Prompt - Could you set down exactly the lines in the records below between the line holding "7. propagate distance d=38" and the line holding "7. propagate distance d=37 (to screen)", inclusive?

----------

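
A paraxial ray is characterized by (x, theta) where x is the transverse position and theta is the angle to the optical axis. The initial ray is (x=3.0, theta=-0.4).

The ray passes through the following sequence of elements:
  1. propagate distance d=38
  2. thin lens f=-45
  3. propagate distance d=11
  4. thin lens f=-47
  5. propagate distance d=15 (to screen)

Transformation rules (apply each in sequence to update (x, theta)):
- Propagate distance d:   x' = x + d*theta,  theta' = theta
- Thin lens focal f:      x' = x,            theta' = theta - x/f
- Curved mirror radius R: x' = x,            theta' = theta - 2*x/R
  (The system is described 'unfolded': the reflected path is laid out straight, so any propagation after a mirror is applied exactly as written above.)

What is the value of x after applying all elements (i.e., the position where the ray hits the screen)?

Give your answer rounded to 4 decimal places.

Initial: x=3.0000 theta=-0.4000
After 1 (propagate distance d=38): x=-12.2000 theta=-0.4000
After 2 (thin lens f=-45): x=-12.2000 theta=-151/225 (≈-0.6711)
After 3 (propagate distance d=11): x=-4406/225 (≈-19.5822) theta=-151/225 (≈-0.6711)
After 4 (thin lens f=-47): x=-4406/225 (≈-19.5822) theta=-11503/10575 (≈-1.0878)
After 5 (propagate distance d=15 (to screen)): x=-379627/10575 (≈-35.8985) theta=-11503/10575 (≈-1.0878)
Rounded to 4 decimal places: x = -35.8985

Answer: -35.8985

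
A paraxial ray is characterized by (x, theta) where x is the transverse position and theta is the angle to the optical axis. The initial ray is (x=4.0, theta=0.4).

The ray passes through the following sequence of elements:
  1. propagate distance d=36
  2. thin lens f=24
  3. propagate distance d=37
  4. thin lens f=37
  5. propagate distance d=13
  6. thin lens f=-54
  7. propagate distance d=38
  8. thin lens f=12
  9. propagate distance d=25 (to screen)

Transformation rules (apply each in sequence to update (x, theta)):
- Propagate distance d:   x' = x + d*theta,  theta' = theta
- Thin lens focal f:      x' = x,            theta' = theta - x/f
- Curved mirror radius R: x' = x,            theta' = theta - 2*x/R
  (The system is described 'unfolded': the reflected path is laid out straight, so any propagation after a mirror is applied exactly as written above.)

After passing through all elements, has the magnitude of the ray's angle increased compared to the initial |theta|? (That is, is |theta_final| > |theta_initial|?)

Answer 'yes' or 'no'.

Answer: yes

Derivation:
Initial: x=4.0000 theta=0.4000
After 1 (propagate distance d=36): x=18.4000 theta=0.4000
After 2 (thin lens f=24): x=18.4000 theta=-11/30 (≈-0.3667)
After 3 (propagate distance d=37): x=29/6 (≈4.8333) theta=-11/30 (≈-0.3667)
After 4 (thin lens f=37): x=29/6 (≈4.8333) theta=-92/185 (≈-0.4973)
After 5 (propagate distance d=13): x=-1811/1110 (≈-1.6315) theta=-92/185 (≈-0.4973)
After 6 (thin lens f=-54): x=-1811/1110 (≈-1.6315) theta=-31619/59940 (≈-0.5275)
After 7 (propagate distance d=38): x=-324829/14985 (≈-21.6769) theta=-31619/59940 (≈-0.5275)
After 8 (thin lens f=12): x=-324829/14985 (≈-21.6769) theta=57493/44955 (≈1.2789)
After 9 (propagate distance d=25 (to screen)): x=462838/44955 (≈10.2956) theta=57493/44955 (≈1.2789)
|theta_initial|=0.4000 |theta_final|=57493/44955 (≈1.2789) -> increased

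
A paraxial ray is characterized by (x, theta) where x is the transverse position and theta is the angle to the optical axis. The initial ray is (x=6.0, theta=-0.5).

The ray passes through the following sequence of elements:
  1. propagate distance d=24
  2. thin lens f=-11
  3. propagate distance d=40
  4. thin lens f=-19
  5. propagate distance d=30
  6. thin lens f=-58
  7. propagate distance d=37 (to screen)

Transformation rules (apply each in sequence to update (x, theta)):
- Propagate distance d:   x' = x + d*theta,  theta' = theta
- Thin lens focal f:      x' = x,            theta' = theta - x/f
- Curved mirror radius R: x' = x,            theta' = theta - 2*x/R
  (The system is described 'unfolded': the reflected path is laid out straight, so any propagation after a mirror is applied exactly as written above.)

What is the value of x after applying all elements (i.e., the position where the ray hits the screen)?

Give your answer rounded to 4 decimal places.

Answer: -385.1635

Derivation:
Initial: x=6.0000 theta=-0.5000
After 1 (propagate distance d=24): x=-6.0000 theta=-0.5000
After 2 (thin lens f=-11): x=-6.0000 theta=-23/22 (≈-1.0455)
After 3 (propagate distance d=40): x=-526/11 (≈-47.8182) theta=-23/22 (≈-1.0455)
After 4 (thin lens f=-19): x=-526/11 (≈-47.8182) theta=-1489/418 (≈-3.5622)
After 5 (propagate distance d=30): x=-2939/19 (≈-154.6842) theta=-1489/418 (≈-3.5622)
After 6 (thin lens f=-58): x=-2939/19 (≈-154.6842) theta=-37755/6061 (≈-6.2292)
After 7 (propagate distance d=37 (to screen)): x=-2334476/6061 (≈-385.1635) theta=-37755/6061 (≈-6.2292)
Rounded to 4 decimal places: x = -385.1635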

----------

Output below -
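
  7. propagate distance d=38
  8. thin lens f=12
  9. propagate distance d=25 (to screen)

Transformation rules (apply each in sequence to update (x, theta)):
- Propagate distance d:   x' = x + d*theta,  theta' = theta
- Thin lens focal f:      x' = x,            theta' = theta - x/f
- Curved mirror radius R: x' = x,            theta' = theta - 2*x/R
  (The system is described 'unfolded': the reflected path is laid out straight, so any propagation after a mirror is applied exactly as written above.)

After passing through all elements, has the magnitude of the ray's angle increased compared to the initial |theta|? (That is, is |theta_final| > |theta_initial|?)

Answer 'yes' or 'no'.

Answer: yes

Derivation:
Initial: x=4.0000 theta=0.4000
After 1 (propagate distance d=36): x=18.4000 theta=0.4000
After 2 (thin lens f=24): x=18.4000 theta=-11/30 (≈-0.3667)
After 3 (propagate distance d=37): x=29/6 (≈4.8333) theta=-11/30 (≈-0.3667)
After 4 (thin lens f=37): x=29/6 (≈4.8333) theta=-92/185 (≈-0.4973)
After 5 (propagate distance d=13): x=-1811/1110 (≈-1.6315) theta=-92/185 (≈-0.4973)
After 6 (thin lens f=-54): x=-1811/1110 (≈-1.6315) theta=-31619/59940 (≈-0.5275)
After 7 (propagate distance d=38): x=-324829/14985 (≈-21.6769) theta=-31619/59940 (≈-0.5275)
After 8 (thin lens f=12): x=-324829/14985 (≈-21.6769) theta=57493/44955 (≈1.2789)
After 9 (propagate distance d=25 (to screen)): x=462838/44955 (≈10.2956) theta=57493/44955 (≈1.2789)
|theta_initial|=0.4000 |theta_final|=57493/44955 (≈1.2789) -> increased

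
A paraxial ray is characterized by (x, theta) where x is the transverse position and theta is the angle to the optical axis. The initial ray is (x=6.0, theta=-0.5).

The ray passes through the following sequence of elements:
  1. propagate distance d=24
  2. thin lens f=-11
  3. propagate distance d=40
  4. thin lens f=-19
  5. propagate distance d=30
  6. thin lens f=-58
  7. propagate distance d=37 (to screen)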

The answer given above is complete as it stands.